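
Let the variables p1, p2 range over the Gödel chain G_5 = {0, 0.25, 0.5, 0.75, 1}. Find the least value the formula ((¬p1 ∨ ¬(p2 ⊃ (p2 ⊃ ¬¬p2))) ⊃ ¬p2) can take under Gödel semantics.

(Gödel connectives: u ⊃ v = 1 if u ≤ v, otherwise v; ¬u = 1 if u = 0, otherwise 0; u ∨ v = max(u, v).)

0.00

The minimum is attained at p1 = 0, p2 = 0.25:
  ¬p1: Gödel ¬ of 0 = 1 (operand is 0)
  ¬p2: Gödel ¬ of 0.25 = 0 (operand ≠ 0)
  ¬¬p2: Gödel ¬ of 0 = 1 (operand is 0)
  (p2 ⊃ ¬¬p2): 0.25 ≤ 1, so result = 1
  (p2 ⊃ (p2 ⊃ ¬¬p2)): 0.25 ≤ 1, so result = 1
  ¬(p2 ⊃ (p2 ⊃ ¬¬p2)): Gödel ¬ of 1 = 0 (operand ≠ 0)
  (¬p1 ∨ ¬(p2 ⊃ (p2 ⊃ ¬¬p2))) = max(1, 0) = 1
  ¬p2: Gödel ¬ of 0.25 = 0 (operand ≠ 0)
  ((¬p1 ∨ ¬(p2 ⊃ (p2 ⊃ ¬¬p2))) ⊃ ¬p2): 1 > 0, so result = 0
Checking all 25 assignments confirms none give a value below 0.00.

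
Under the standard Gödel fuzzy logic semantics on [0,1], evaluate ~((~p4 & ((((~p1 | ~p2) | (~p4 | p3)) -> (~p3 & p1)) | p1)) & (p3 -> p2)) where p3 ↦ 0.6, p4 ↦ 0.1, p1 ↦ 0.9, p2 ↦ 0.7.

1.00

~p4: Gödel ¬ of 0.1 = 0 (operand ≠ 0)
~p1: Gödel ¬ of 0.9 = 0 (operand ≠ 0)
~p2: Gödel ¬ of 0.7 = 0 (operand ≠ 0)
(~p1 | ~p2) = max(0, 0) = 0
~p4: Gödel ¬ of 0.1 = 0 (operand ≠ 0)
(~p4 | p3) = max(0, 0.6) = 0.6
((~p1 | ~p2) | (~p4 | p3)) = max(0, 0.6) = 0.6
~p3: Gödel ¬ of 0.6 = 0 (operand ≠ 0)
(~p3 & p1) = min(0, 0.9) = 0
(((~p1 | ~p2) | (~p4 | p3)) -> (~p3 & p1)): 0.6 > 0, so result = 0
((((~p1 | ~p2) | (~p4 | p3)) -> (~p3 & p1)) | p1) = max(0, 0.9) = 0.9
(~p4 & ((((~p1 | ~p2) | (~p4 | p3)) -> (~p3 & p1)) | p1)) = min(0, 0.9) = 0
(p3 -> p2): 0.6 ≤ 0.7, so result = 1
((~p4 & ((((~p1 | ~p2) | (~p4 | p3)) -> (~p3 & p1)) | p1)) & (p3 -> p2)) = min(0, 1) = 0
~((~p4 & ((((~p1 | ~p2) | (~p4 | p3)) -> (~p3 & p1)) | p1)) & (p3 -> p2)): Gödel ¬ of 0 = 1 (operand is 0)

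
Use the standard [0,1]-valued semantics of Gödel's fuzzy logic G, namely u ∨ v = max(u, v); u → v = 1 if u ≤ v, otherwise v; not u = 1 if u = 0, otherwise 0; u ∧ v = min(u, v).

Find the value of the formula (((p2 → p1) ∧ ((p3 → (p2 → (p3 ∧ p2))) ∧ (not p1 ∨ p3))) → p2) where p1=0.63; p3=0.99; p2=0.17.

0.17

(p2 → p1): 0.17 ≤ 0.63, so result = 1
(p3 ∧ p2) = min(0.99, 0.17) = 0.17
(p2 → (p3 ∧ p2)): 0.17 ≤ 0.17, so result = 1
(p3 → (p2 → (p3 ∧ p2))): 0.99 ≤ 1, so result = 1
not p1: Gödel ¬ of 0.63 = 0 (operand ≠ 0)
(not p1 ∨ p3) = max(0, 0.99) = 0.99
((p3 → (p2 → (p3 ∧ p2))) ∧ (not p1 ∨ p3)) = min(1, 0.99) = 0.99
((p2 → p1) ∧ ((p3 → (p2 → (p3 ∧ p2))) ∧ (not p1 ∨ p3))) = min(1, 0.99) = 0.99
(((p2 → p1) ∧ ((p3 → (p2 → (p3 ∧ p2))) ∧ (not p1 ∨ p3))) → p2): 0.99 > 0.17, so result = 0.17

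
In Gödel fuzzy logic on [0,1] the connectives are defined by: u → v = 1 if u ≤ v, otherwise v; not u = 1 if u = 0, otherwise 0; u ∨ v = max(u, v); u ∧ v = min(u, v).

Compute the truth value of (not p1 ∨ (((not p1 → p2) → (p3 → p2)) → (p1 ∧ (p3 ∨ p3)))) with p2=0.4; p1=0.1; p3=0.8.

not p1: Gödel ¬ of 0.1 = 0 (operand ≠ 0)
not p1: Gödel ¬ of 0.1 = 0 (operand ≠ 0)
(not p1 → p2): 0 ≤ 0.4, so result = 1
(p3 → p2): 0.8 > 0.4, so result = 0.4
((not p1 → p2) → (p3 → p2)): 1 > 0.4, so result = 0.4
(p3 ∨ p3) = max(0.8, 0.8) = 0.8
(p1 ∧ (p3 ∨ p3)) = min(0.1, 0.8) = 0.1
(((not p1 → p2) → (p3 → p2)) → (p1 ∧ (p3 ∨ p3))): 0.4 > 0.1, so result = 0.1
(not p1 ∨ (((not p1 → p2) → (p3 → p2)) → (p1 ∧ (p3 ∨ p3)))) = max(0, 0.1) = 0.1

0.10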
────────
__Task__
Copy each line of the data above without altering a single character.

__Solution__
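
Let the variables p1, p2 range over the Gödel chain G_5 = {0, 0.25, 0.5, 0.75, 1}. Find the least value the formula ((¬p1 ∨ ¬(p2 ⊃ (p2 ⊃ ¬¬p2))) ⊃ ¬p2) can take under Gödel semantics.

(Gödel connectives: u ⊃ v = 1 if u ≤ v, otherwise v; ¬u = 1 if u = 0, otherwise 0; u ∨ v = max(u, v).)

0.00

The minimum is attained at p1 = 0, p2 = 0.25:
  ¬p1: Gödel ¬ of 0 = 1 (operand is 0)
  ¬p2: Gödel ¬ of 0.25 = 0 (operand ≠ 0)
  ¬¬p2: Gödel ¬ of 0 = 1 (operand is 0)
  (p2 ⊃ ¬¬p2): 0.25 ≤ 1, so result = 1
  (p2 ⊃ (p2 ⊃ ¬¬p2)): 0.25 ≤ 1, so result = 1
  ¬(p2 ⊃ (p2 ⊃ ¬¬p2)): Gödel ¬ of 1 = 0 (operand ≠ 0)
  (¬p1 ∨ ¬(p2 ⊃ (p2 ⊃ ¬¬p2))) = max(1, 0) = 1
  ¬p2: Gödel ¬ of 0.25 = 0 (operand ≠ 0)
  ((¬p1 ∨ ¬(p2 ⊃ (p2 ⊃ ¬¬p2))) ⊃ ¬p2): 1 > 0, so result = 0
Checking all 25 assignments confirms none give a value below 0.00.

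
Under the standard Gödel fuzzy logic semantics on [0,1], evaluate ~((~p4 & ((((~p1 | ~p2) | (~p4 | p3)) -> (~p3 & p1)) | p1)) & (p3 -> p2)) where p3 ↦ 0.6, p4 ↦ 0.1, p1 ↦ 0.9, p2 ↦ 0.7.

1.00

~p4: Gödel ¬ of 0.1 = 0 (operand ≠ 0)
~p1: Gödel ¬ of 0.9 = 0 (operand ≠ 0)
~p2: Gödel ¬ of 0.7 = 0 (operand ≠ 0)
(~p1 | ~p2) = max(0, 0) = 0
~p4: Gödel ¬ of 0.1 = 0 (operand ≠ 0)
(~p4 | p3) = max(0, 0.6) = 0.6
((~p1 | ~p2) | (~p4 | p3)) = max(0, 0.6) = 0.6
~p3: Gödel ¬ of 0.6 = 0 (operand ≠ 0)
(~p3 & p1) = min(0, 0.9) = 0
(((~p1 | ~p2) | (~p4 | p3)) -> (~p3 & p1)): 0.6 > 0, so result = 0
((((~p1 | ~p2) | (~p4 | p3)) -> (~p3 & p1)) | p1) = max(0, 0.9) = 0.9
(~p4 & ((((~p1 | ~p2) | (~p4 | p3)) -> (~p3 & p1)) | p1)) = min(0, 0.9) = 0
(p3 -> p2): 0.6 ≤ 0.7, so result = 1
((~p4 & ((((~p1 | ~p2) | (~p4 | p3)) -> (~p3 & p1)) | p1)) & (p3 -> p2)) = min(0, 1) = 0
~((~p4 & ((((~p1 | ~p2) | (~p4 | p3)) -> (~p3 & p1)) | p1)) & (p3 -> p2)): Gödel ¬ of 0 = 1 (operand is 0)

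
Use the standard [0,1]-valued semantics of Gödel's fuzzy logic G, namely u ∨ v = max(u, v); u → v = 1 if u ≤ v, otherwise v; not u = 1 if u = 0, otherwise 0; u ∧ v = min(u, v).

Find the value of the formula (((p2 → p1) ∧ ((p3 → (p2 → (p3 ∧ p2))) ∧ (not p1 ∨ p3))) → p2) where p1=0.63; p3=0.99; p2=0.17.

0.17

(p2 → p1): 0.17 ≤ 0.63, so result = 1
(p3 ∧ p2) = min(0.99, 0.17) = 0.17
(p2 → (p3 ∧ p2)): 0.17 ≤ 0.17, so result = 1
(p3 → (p2 → (p3 ∧ p2))): 0.99 ≤ 1, so result = 1
not p1: Gödel ¬ of 0.63 = 0 (operand ≠ 0)
(not p1 ∨ p3) = max(0, 0.99) = 0.99
((p3 → (p2 → (p3 ∧ p2))) ∧ (not p1 ∨ p3)) = min(1, 0.99) = 0.99
((p2 → p1) ∧ ((p3 → (p2 → (p3 ∧ p2))) ∧ (not p1 ∨ p3))) = min(1, 0.99) = 0.99
(((p2 → p1) ∧ ((p3 → (p2 → (p3 ∧ p2))) ∧ (not p1 ∨ p3))) → p2): 0.99 > 0.17, so result = 0.17

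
In Gödel fuzzy logic on [0,1] the connectives are defined by: u → v = 1 if u ≤ v, otherwise v; not u = 1 if u = 0, otherwise 0; u ∨ v = max(u, v); u ∧ v = min(u, v).

Compute the truth value of (not p1 ∨ (((not p1 → p2) → (p3 → p2)) → (p1 ∧ (p3 ∨ p3)))) with p2=0.4; p1=0.1; p3=0.8.

not p1: Gödel ¬ of 0.1 = 0 (operand ≠ 0)
not p1: Gödel ¬ of 0.1 = 0 (operand ≠ 0)
(not p1 → p2): 0 ≤ 0.4, so result = 1
(p3 → p2): 0.8 > 0.4, so result = 0.4
((not p1 → p2) → (p3 → p2)): 1 > 0.4, so result = 0.4
(p3 ∨ p3) = max(0.8, 0.8) = 0.8
(p1 ∧ (p3 ∨ p3)) = min(0.1, 0.8) = 0.1
(((not p1 → p2) → (p3 → p2)) → (p1 ∧ (p3 ∨ p3))): 0.4 > 0.1, so result = 0.1
(not p1 ∨ (((not p1 → p2) → (p3 → p2)) → (p1 ∧ (p3 ∨ p3)))) = max(0, 0.1) = 0.1

0.10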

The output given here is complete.